→ Exercise
What lines in the records include the string "announced"? Return each one.

→ Extracted material
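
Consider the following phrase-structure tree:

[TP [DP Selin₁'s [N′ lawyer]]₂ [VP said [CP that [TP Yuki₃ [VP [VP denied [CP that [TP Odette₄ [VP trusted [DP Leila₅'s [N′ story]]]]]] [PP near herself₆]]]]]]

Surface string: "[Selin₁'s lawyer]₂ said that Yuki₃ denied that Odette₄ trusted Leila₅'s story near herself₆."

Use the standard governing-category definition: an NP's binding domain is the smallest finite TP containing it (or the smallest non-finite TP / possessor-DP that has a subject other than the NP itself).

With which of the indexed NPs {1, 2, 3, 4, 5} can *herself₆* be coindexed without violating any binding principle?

*herself* is an anaphor, so Principle A applies: it must be bound in its binding domain.
Binding domain of *herself₆*: the embedded TP, whose subject is Yuki₃.
*Selin₁* does not c-command the anaphor → cannot bind it.
*[Selin₁'s lawyer]₂* c-commands the anaphor but is outside its binding domain → cannot satisfy Principle A.
*Yuki₃* c-commands the anaphor within its binding domain → licit binder.
*Odette₄* does not c-command the anaphor → cannot bind it.
*Leila₅* does not c-command the anaphor → cannot bind it.

{3}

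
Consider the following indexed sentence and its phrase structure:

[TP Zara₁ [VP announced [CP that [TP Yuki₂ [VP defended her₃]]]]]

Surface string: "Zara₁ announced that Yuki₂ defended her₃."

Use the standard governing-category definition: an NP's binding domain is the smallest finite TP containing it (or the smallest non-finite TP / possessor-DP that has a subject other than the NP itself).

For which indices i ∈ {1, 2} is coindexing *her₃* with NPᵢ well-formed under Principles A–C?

{1}

*her* is a pronoun, so Principle B applies: it must be free in its binding domain.
Binding domain of *her₃*: the embedded TP, whose subject is Yuki₂.
*Zara₁* c-commands the pronoun but from outside its binding domain, and is not c-commanded by it → coindexation permitted.
*Yuki₂* c-commands the pronoun within its binding domain → coindexation would violate Principle B.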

→ Problem solution
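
[TP Zara₁ [VP announced [CP that [TP Yuki₂ [VP defended her₃]]]]]
Surface string: "Zara₁ announced that Yuki₂ defended her₃."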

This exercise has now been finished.